-- Description of the task --
Nothing may be changed. Give the entries below again exactly.

___

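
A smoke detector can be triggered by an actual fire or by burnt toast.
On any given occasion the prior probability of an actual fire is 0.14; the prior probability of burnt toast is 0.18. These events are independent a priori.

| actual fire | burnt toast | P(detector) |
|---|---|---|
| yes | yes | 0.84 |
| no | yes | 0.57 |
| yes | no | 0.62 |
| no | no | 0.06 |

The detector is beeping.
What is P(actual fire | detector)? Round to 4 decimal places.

For the numerator, keep only actual fire=true terms: 0.071176 + 0.021168 = 0.092344
Denominator P(detector): 0.06×0.86×0.82 + 0.57×0.86×0.18 + 0.62×0.14×0.82 + 0.84×0.14×0.18 = 0.222892
P(actual fire | detector) = 0.092344/0.222892 ≈ 0.4143

P(actual fire | detector) ≈ 0.4143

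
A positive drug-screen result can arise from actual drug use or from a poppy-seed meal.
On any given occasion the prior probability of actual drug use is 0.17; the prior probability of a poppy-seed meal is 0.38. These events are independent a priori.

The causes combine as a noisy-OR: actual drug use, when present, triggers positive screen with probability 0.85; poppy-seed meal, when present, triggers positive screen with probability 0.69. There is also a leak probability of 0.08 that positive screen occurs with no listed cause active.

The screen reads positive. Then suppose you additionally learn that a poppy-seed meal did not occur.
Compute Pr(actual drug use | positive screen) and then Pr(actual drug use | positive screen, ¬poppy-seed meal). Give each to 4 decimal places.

Pr(actual drug use | positive screen) ≈ 0.3642; Pr(actual drug use | positive screen, ¬poppy-seed meal) ≈ 0.6882

Under noisy-OR, P(positive screen | causes) = 1 − (1−0.08)·∏(1−qᵢ) over the active causes.
By total probability over the 4 (actual drug use, poppy-seed meal) configurations:
  P(positive screen) = 0.08×0.83×0.62 + 0.7148×0.83×0.38 + 0.862×0.17×0.62 + 0.95722×0.17×0.38
        = 0.041168 + 0.225448 + 0.090855 + 0.061836 = 0.419307
The terms with actual drug use present sum to 0.152691, so
  P(actual drug use | positive screen) = 0.152691 / 0.419307 ≈ 0.3642

With the extra evidence:
Sum P(positive screen|·) weighted by the priors over both values of actual drug use:
  P(positive screen | ¬poppy-seed meal) = 0.08·0.83 + 0.862·0.17
        = 0.066400 + 0.146540 = 0.212940
Keeping only the actual drug use-present terms gives 0.146540, so
  P(actual drug use | positive screen, ¬poppy-seed meal) = 0.146540 / 0.212940 ≈ 0.6882
With poppy-seed meal excluded, actual drug use must carry more of the explanatory weight for the positive screen.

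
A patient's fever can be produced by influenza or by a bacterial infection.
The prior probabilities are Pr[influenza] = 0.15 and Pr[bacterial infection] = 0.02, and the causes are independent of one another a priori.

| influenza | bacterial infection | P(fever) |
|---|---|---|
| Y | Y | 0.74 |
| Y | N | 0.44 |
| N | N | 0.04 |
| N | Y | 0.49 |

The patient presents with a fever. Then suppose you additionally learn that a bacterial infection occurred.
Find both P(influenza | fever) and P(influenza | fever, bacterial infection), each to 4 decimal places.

P(influenza | fever) ≈ 0.6163; P(influenza | fever, bacterial infection) ≈ 0.2104

Numerator (weight on configurations with influenza): 0.064680 + 0.002220 = 0.066900
Denominator P(fever): 0.04·0.85·0.98 + 0.49·0.85·0.02 + 0.44·0.15·0.98 + 0.74·0.15·0.02 = 0.108550
P(influenza | fever) = 0.066900/0.108550 ≈ 0.6163

Now condition on the additional information:
Numerator (weight on configurations with influenza): 0.74·0.15 = 0.111000
Denominator P(fever | bacterial infection): 0.49·0.85 + 0.74·0.15 = 0.527500
P(influenza | fever, bacterial infection) = 0.111000/0.527500 ≈ 0.2104
This is intercausal reasoning (explaining away): once bacterial infection accounts for the fever, influenza becomes less likely.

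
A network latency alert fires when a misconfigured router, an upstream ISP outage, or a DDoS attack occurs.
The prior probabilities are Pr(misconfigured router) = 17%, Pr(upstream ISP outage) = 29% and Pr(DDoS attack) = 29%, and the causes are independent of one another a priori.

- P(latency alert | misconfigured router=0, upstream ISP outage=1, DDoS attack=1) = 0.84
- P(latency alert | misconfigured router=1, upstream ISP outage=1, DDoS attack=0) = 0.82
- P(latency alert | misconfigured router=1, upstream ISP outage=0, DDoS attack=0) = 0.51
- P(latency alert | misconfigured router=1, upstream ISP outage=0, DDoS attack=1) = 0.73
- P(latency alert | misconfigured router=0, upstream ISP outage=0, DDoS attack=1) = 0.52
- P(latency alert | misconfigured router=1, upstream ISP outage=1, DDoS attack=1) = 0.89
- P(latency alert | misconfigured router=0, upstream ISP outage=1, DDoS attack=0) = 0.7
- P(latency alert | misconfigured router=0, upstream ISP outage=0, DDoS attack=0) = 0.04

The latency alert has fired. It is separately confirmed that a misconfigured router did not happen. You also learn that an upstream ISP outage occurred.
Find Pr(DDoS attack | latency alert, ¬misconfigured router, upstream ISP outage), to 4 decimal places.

Pr(DDoS attack | latency alert, ¬misconfigured router, upstream ISP outage) ≈ 0.3289

Weight on DDoS attack=true, given the evidence: 0.84×0.29 = 0.243600
Normalizer over all consistent configurations: 0.7×0.71 + 0.84×0.29 = 0.740600
Posterior = 0.243600 / 0.740600 ≈ 0.3289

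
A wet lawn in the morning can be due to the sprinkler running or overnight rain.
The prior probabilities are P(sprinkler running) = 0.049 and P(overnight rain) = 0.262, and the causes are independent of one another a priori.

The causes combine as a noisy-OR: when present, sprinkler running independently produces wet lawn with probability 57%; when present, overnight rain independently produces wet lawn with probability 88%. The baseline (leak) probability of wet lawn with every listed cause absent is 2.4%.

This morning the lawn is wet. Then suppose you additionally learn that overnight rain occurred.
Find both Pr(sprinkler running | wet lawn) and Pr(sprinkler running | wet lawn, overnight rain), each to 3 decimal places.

Under noisy-OR, P(wet lawn | causes) = 1 − (1−0.024)·∏(1−qᵢ) over the active causes.
P(wet lawn) = 0.024*0.951*0.738 + 0.88288*0.951*0.262 + 0.58032*0.049*0.738 + 0.949638*0.049*0.262 = 0.016844 + 0.219980 + 0.020986 + 0.012191 = 0.270001
Restricting to configurations with sprinkler running present: 0.020986 + 0.012191 = 0.033177.
P(sprinkler running | wet lawn) = 0.033177 / 0.270001 ≈ 0.123

Now also conditioning on overnight rain=true:
For the numerator, keep only sprinkler running=true terms: 0.949638*0.049 = 0.046532
Denominator P(wet lawn | overnight rain): 0.88288*0.951 + 0.949638*0.049 = 0.886151
P(sprinkler running | wet lawn, overnight rain) = 0.046532/0.886151 ≈ 0.053

Pr(sprinkler running | wet lawn) ≈ 0.123; Pr(sprinkler running | wet lawn, overnight rain) ≈ 0.053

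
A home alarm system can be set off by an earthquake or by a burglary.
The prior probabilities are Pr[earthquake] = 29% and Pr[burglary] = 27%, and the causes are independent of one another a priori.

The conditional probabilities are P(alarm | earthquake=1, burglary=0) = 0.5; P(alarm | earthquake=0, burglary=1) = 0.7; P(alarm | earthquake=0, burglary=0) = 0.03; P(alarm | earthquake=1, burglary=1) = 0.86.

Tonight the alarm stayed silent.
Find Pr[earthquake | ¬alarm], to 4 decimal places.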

___

-- Output of the task --
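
A smoke detector can be triggered by an actual fire or by burnt toast.
On any given occasion the prior probability of an actual fire is 0.14; the prior probability of burnt toast is 0.18. These events are independent a priori.

| actual fire | burnt toast | P(detector) |
|---|---|---|
| yes | yes | 0.84 |
| no | yes | 0.57 |
| yes | no | 0.62 |
| no | no | 0.06 |

The detector is beeping.
What is P(actual fire | detector)? Round to 4 decimal places.

For the numerator, keep only actual fire=true terms: 0.071176 + 0.021168 = 0.092344
Denominator P(detector): 0.06×0.86×0.82 + 0.57×0.86×0.18 + 0.62×0.14×0.82 + 0.84×0.14×0.18 = 0.222892
P(actual fire | detector) = 0.092344/0.222892 ≈ 0.4143

P(actual fire | detector) ≈ 0.4143

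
A positive drug-screen result can arise from actual drug use or from a poppy-seed meal.
On any given occasion the prior probability of actual drug use is 0.17; the prior probability of a poppy-seed meal is 0.38. These events are independent a priori.

The causes combine as a noisy-OR: actual drug use, when present, triggers positive screen with probability 0.85; poppy-seed meal, when present, triggers positive screen with probability 0.69. There is also a leak probability of 0.08 that positive screen occurs with no listed cause active.

The screen reads positive. Then suppose you additionally learn that a poppy-seed meal did not occur.
Compute Pr(actual drug use | positive screen) and then Pr(actual drug use | positive screen, ¬poppy-seed meal). Give each to 4 decimal places.

Pr(actual drug use | positive screen) ≈ 0.3642; Pr(actual drug use | positive screen, ¬poppy-seed meal) ≈ 0.6882

Under noisy-OR, P(positive screen | causes) = 1 − (1−0.08)·∏(1−qᵢ) over the active causes.
By total probability over the 4 (actual drug use, poppy-seed meal) configurations:
  P(positive screen) = 0.08×0.83×0.62 + 0.7148×0.83×0.38 + 0.862×0.17×0.62 + 0.95722×0.17×0.38
        = 0.041168 + 0.225448 + 0.090855 + 0.061836 = 0.419307
The terms with actual drug use present sum to 0.152691, so
  P(actual drug use | positive screen) = 0.152691 / 0.419307 ≈ 0.3642

With the extra evidence:
Sum P(positive screen|·) weighted by the priors over both values of actual drug use:
  P(positive screen | ¬poppy-seed meal) = 0.08·0.83 + 0.862·0.17
        = 0.066400 + 0.146540 = 0.212940
Keeping only the actual drug use-present terms gives 0.146540, so
  P(actual drug use | positive screen, ¬poppy-seed meal) = 0.146540 / 0.212940 ≈ 0.6882
With poppy-seed meal excluded, actual drug use must carry more of the explanatory weight for the positive screen.

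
A patient's fever can be produced by influenza or by a bacterial infection.
The prior probabilities are Pr[influenza] = 0.15 and Pr[bacterial infection] = 0.02, and the causes are independent of one another a priori.

| influenza | bacterial infection | P(fever) |
|---|---|---|
| Y | Y | 0.74 |
| Y | N | 0.44 |
| N | N | 0.04 |
| N | Y | 0.49 |

The patient presents with a fever. Then suppose you additionally learn that a bacterial infection occurred.
Find both P(influenza | fever) and P(influenza | fever, bacterial infection), each to 4 decimal places.

P(influenza | fever) ≈ 0.6163; P(influenza | fever, bacterial infection) ≈ 0.2104

Numerator (weight on configurations with influenza): 0.064680 + 0.002220 = 0.066900
Denominator P(fever): 0.04·0.85·0.98 + 0.49·0.85·0.02 + 0.44·0.15·0.98 + 0.74·0.15·0.02 = 0.108550
P(influenza | fever) = 0.066900/0.108550 ≈ 0.6163

Now condition on the additional information:
Numerator (weight on configurations with influenza): 0.74·0.15 = 0.111000
Denominator P(fever | bacterial infection): 0.49·0.85 + 0.74·0.15 = 0.527500
P(influenza | fever, bacterial infection) = 0.111000/0.527500 ≈ 0.2104
This is intercausal reasoning (explaining away): once bacterial infection accounts for the fever, influenza becomes less likely.

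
A network latency alert fires when a misconfigured router, an upstream ISP outage, or a DDoS attack occurs.
The prior probabilities are Pr(misconfigured router) = 17%, Pr(upstream ISP outage) = 29% and Pr(DDoS attack) = 29%, and the causes are independent of one another a priori.

- P(latency alert | misconfigured router=0, upstream ISP outage=1, DDoS attack=1) = 0.84
- P(latency alert | misconfigured router=1, upstream ISP outage=1, DDoS attack=0) = 0.82
- P(latency alert | misconfigured router=1, upstream ISP outage=0, DDoS attack=0) = 0.51
- P(latency alert | misconfigured router=1, upstream ISP outage=0, DDoS attack=1) = 0.73
- P(latency alert | misconfigured router=0, upstream ISP outage=0, DDoS attack=1) = 0.52
- P(latency alert | misconfigured router=1, upstream ISP outage=1, DDoS attack=1) = 0.89
- P(latency alert | misconfigured router=0, upstream ISP outage=1, DDoS attack=0) = 0.7
- P(latency alert | misconfigured router=0, upstream ISP outage=0, DDoS attack=0) = 0.04

The latency alert has fired. It is separately confirmed that a misconfigured router did not happen. You also learn that an upstream ISP outage occurred.
Find Pr(DDoS attack | latency alert, ¬misconfigured router, upstream ISP outage), to 4 decimal places.

Pr(DDoS attack | latency alert, ¬misconfigured router, upstream ISP outage) ≈ 0.3289

Weight on DDoS attack=true, given the evidence: 0.84×0.29 = 0.243600
Normalizer over all consistent configurations: 0.7×0.71 + 0.84×0.29 = 0.740600
Posterior = 0.243600 / 0.740600 ≈ 0.3289

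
A wet lawn in the morning can be due to the sprinkler running or overnight rain.
The prior probabilities are P(sprinkler running) = 0.049 and P(overnight rain) = 0.262, and the causes are independent of one another a priori.

The causes combine as a noisy-OR: when present, sprinkler running independently produces wet lawn with probability 57%; when present, overnight rain independently produces wet lawn with probability 88%. The baseline (leak) probability of wet lawn with every listed cause absent is 2.4%.

This morning the lawn is wet. Then suppose you additionally learn that overnight rain occurred.
Find both Pr(sprinkler running | wet lawn) and Pr(sprinkler running | wet lawn, overnight rain), each to 3 decimal places.

Under noisy-OR, P(wet lawn | causes) = 1 − (1−0.024)·∏(1−qᵢ) over the active causes.
P(wet lawn) = 0.024*0.951*0.738 + 0.88288*0.951*0.262 + 0.58032*0.049*0.738 + 0.949638*0.049*0.262 = 0.016844 + 0.219980 + 0.020986 + 0.012191 = 0.270001
Restricting to configurations with sprinkler running present: 0.020986 + 0.012191 = 0.033177.
P(sprinkler running | wet lawn) = 0.033177 / 0.270001 ≈ 0.123

Now also conditioning on overnight rain=true:
For the numerator, keep only sprinkler running=true terms: 0.949638*0.049 = 0.046532
Denominator P(wet lawn | overnight rain): 0.88288*0.951 + 0.949638*0.049 = 0.886151
P(sprinkler running | wet lawn, overnight rain) = 0.046532/0.886151 ≈ 0.053

Pr(sprinkler running | wet lawn) ≈ 0.123; Pr(sprinkler running | wet lawn, overnight rain) ≈ 0.053

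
A home alarm system can be set off by an earthquake or by a burglary.
The prior probabilities are Pr[earthquake] = 29% and Pr[burglary] = 27%, and the causes are independent of one another a priori.

The conditional probabilities are P(alarm | earthquake=1, burglary=0) = 0.5; P(alarm | earthquake=0, burglary=1) = 0.7; P(alarm | earthquake=0, burglary=0) = 0.03; P(alarm | earthquake=1, burglary=1) = 0.86.

Tonight the alarm stayed silent.
Find Pr[earthquake | ¬alarm], to 4 decimal places.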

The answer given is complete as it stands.